======== Extracted information

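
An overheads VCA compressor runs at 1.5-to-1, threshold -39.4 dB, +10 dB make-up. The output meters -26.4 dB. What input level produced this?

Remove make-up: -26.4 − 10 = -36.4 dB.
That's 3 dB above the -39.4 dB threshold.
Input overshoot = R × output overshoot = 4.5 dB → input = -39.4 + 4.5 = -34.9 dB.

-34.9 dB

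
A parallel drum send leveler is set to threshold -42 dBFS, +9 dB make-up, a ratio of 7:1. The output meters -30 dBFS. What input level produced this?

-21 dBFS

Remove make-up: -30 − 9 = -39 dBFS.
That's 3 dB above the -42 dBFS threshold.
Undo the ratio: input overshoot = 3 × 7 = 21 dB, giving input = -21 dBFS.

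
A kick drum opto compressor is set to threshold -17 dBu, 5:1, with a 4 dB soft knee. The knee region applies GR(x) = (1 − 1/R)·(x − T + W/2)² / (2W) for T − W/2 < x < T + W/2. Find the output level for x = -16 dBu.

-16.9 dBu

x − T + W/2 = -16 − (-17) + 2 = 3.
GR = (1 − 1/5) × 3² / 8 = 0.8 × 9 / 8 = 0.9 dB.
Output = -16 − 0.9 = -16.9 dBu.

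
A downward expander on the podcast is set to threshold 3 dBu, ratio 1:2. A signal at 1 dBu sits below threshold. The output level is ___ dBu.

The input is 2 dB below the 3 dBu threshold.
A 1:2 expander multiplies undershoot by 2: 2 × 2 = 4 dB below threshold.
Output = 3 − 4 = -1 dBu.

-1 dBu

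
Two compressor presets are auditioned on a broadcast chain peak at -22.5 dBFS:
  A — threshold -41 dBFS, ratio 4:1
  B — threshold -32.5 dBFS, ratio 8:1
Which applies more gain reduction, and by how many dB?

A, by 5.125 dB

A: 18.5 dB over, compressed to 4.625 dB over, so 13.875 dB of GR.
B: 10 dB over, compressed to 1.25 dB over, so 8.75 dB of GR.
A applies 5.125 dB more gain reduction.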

================

*Goal of the exercise:* What you give back should be exactly the lines from the one with "B — threshold -32.5 dBFS, ratio 8:1" through the final line of the listing, and no others.

*Output of the task:*
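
  B — threshold -32.5 dBFS, ratio 8:1
Which applies more gain reduction, and by how many dB?

A, by 5.125 dB

A: 18.5 dB over, compressed to 4.625 dB over, so 13.875 dB of GR.
B: 10 dB over, compressed to 1.25 dB over, so 8.75 dB of GR.
A applies 5.125 dB more gain reduction.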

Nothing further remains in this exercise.